A verbatim reproduction of every entry is the expected answer.
═════ DATA SUPPLIED
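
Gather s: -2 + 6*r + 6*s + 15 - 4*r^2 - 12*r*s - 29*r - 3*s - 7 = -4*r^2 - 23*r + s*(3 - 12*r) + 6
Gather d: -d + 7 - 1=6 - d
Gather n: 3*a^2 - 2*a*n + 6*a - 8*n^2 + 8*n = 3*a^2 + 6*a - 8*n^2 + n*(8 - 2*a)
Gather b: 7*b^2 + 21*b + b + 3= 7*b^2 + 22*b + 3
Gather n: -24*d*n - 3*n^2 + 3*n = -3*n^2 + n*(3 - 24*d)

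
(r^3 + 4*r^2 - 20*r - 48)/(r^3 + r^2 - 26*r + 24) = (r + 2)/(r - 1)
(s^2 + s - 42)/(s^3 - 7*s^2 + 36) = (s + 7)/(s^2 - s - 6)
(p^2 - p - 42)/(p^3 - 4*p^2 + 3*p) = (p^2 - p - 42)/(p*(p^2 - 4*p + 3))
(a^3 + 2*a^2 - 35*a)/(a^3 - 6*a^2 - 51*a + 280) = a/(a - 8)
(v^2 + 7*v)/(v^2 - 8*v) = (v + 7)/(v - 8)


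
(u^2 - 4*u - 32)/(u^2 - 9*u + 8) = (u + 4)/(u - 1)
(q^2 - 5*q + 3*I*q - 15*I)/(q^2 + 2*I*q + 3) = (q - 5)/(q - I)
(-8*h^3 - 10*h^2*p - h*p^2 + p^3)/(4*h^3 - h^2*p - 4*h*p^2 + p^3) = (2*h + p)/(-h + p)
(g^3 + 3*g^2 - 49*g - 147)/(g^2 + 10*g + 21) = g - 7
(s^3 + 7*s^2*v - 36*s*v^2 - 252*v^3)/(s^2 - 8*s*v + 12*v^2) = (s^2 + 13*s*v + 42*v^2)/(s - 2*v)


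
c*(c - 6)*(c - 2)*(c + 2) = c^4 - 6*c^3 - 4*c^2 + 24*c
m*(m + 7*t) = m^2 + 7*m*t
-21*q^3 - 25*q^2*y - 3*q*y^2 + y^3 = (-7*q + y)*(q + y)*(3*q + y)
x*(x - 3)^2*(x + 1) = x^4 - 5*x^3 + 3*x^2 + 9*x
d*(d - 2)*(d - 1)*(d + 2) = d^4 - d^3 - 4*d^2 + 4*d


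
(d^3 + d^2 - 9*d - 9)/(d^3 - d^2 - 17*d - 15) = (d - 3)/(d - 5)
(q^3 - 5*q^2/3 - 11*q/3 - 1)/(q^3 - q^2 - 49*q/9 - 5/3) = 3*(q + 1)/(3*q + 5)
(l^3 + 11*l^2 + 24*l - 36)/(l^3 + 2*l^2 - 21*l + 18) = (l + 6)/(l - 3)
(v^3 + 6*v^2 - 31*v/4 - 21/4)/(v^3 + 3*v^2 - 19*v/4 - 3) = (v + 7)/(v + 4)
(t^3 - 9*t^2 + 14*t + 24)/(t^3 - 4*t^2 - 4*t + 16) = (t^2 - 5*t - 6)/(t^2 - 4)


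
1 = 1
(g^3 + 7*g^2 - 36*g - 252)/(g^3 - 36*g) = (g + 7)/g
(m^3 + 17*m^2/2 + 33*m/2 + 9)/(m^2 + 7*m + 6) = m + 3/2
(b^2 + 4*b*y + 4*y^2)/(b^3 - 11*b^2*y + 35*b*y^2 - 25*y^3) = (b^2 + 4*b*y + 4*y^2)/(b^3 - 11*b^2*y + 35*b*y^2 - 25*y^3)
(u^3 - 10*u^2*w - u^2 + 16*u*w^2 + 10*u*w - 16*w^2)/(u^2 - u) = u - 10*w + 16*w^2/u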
══════════
REPLY TO THE EXERCISE.
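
Gather s: -2 + 6*r + 6*s + 15 - 4*r^2 - 12*r*s - 29*r - 3*s - 7 = -4*r^2 - 23*r + s*(3 - 12*r) + 6
Gather d: -d + 7 - 1=6 - d
Gather n: 3*a^2 - 2*a*n + 6*a - 8*n^2 + 8*n = 3*a^2 + 6*a - 8*n^2 + n*(8 - 2*a)
Gather b: 7*b^2 + 21*b + b + 3= 7*b^2 + 22*b + 3
Gather n: -24*d*n - 3*n^2 + 3*n = -3*n^2 + n*(3 - 24*d)

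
(r^3 + 4*r^2 - 20*r - 48)/(r^3 + r^2 - 26*r + 24) = (r + 2)/(r - 1)
(s^2 + s - 42)/(s^3 - 7*s^2 + 36) = (s + 7)/(s^2 - s - 6)
(p^2 - p - 42)/(p^3 - 4*p^2 + 3*p) = (p^2 - p - 42)/(p*(p^2 - 4*p + 3))
(a^3 + 2*a^2 - 35*a)/(a^3 - 6*a^2 - 51*a + 280) = a/(a - 8)
(v^2 + 7*v)/(v^2 - 8*v) = (v + 7)/(v - 8)


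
(u^2 - 4*u - 32)/(u^2 - 9*u + 8) = (u + 4)/(u - 1)
(q^2 - 5*q + 3*I*q - 15*I)/(q^2 + 2*I*q + 3) = (q - 5)/(q - I)
(-8*h^3 - 10*h^2*p - h*p^2 + p^3)/(4*h^3 - h^2*p - 4*h*p^2 + p^3) = (2*h + p)/(-h + p)
(g^3 + 3*g^2 - 49*g - 147)/(g^2 + 10*g + 21) = g - 7
(s^3 + 7*s^2*v - 36*s*v^2 - 252*v^3)/(s^2 - 8*s*v + 12*v^2) = (s^2 + 13*s*v + 42*v^2)/(s - 2*v)


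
c*(c - 6)*(c - 2)*(c + 2) = c^4 - 6*c^3 - 4*c^2 + 24*c
m*(m + 7*t) = m^2 + 7*m*t
-21*q^3 - 25*q^2*y - 3*q*y^2 + y^3 = (-7*q + y)*(q + y)*(3*q + y)
x*(x - 3)^2*(x + 1) = x^4 - 5*x^3 + 3*x^2 + 9*x
d*(d - 2)*(d - 1)*(d + 2) = d^4 - d^3 - 4*d^2 + 4*d


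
(d^3 + d^2 - 9*d - 9)/(d^3 - d^2 - 17*d - 15) = (d - 3)/(d - 5)
(q^3 - 5*q^2/3 - 11*q/3 - 1)/(q^3 - q^2 - 49*q/9 - 5/3) = 3*(q + 1)/(3*q + 5)
(l^3 + 11*l^2 + 24*l - 36)/(l^3 + 2*l^2 - 21*l + 18) = (l + 6)/(l - 3)
(v^3 + 6*v^2 - 31*v/4 - 21/4)/(v^3 + 3*v^2 - 19*v/4 - 3) = (v + 7)/(v + 4)
(t^3 - 9*t^2 + 14*t + 24)/(t^3 - 4*t^2 - 4*t + 16) = (t^2 - 5*t - 6)/(t^2 - 4)


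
1 = 1
(g^3 + 7*g^2 - 36*g - 252)/(g^3 - 36*g) = (g + 7)/g
(m^3 + 17*m^2/2 + 33*m/2 + 9)/(m^2 + 7*m + 6) = m + 3/2
(b^2 + 4*b*y + 4*y^2)/(b^3 - 11*b^2*y + 35*b*y^2 - 25*y^3) = (b^2 + 4*b*y + 4*y^2)/(b^3 - 11*b^2*y + 35*b*y^2 - 25*y^3)
(u^3 - 10*u^2*w - u^2 + 16*u*w^2 + 10*u*w - 16*w^2)/(u^2 - u) = u - 10*w + 16*w^2/u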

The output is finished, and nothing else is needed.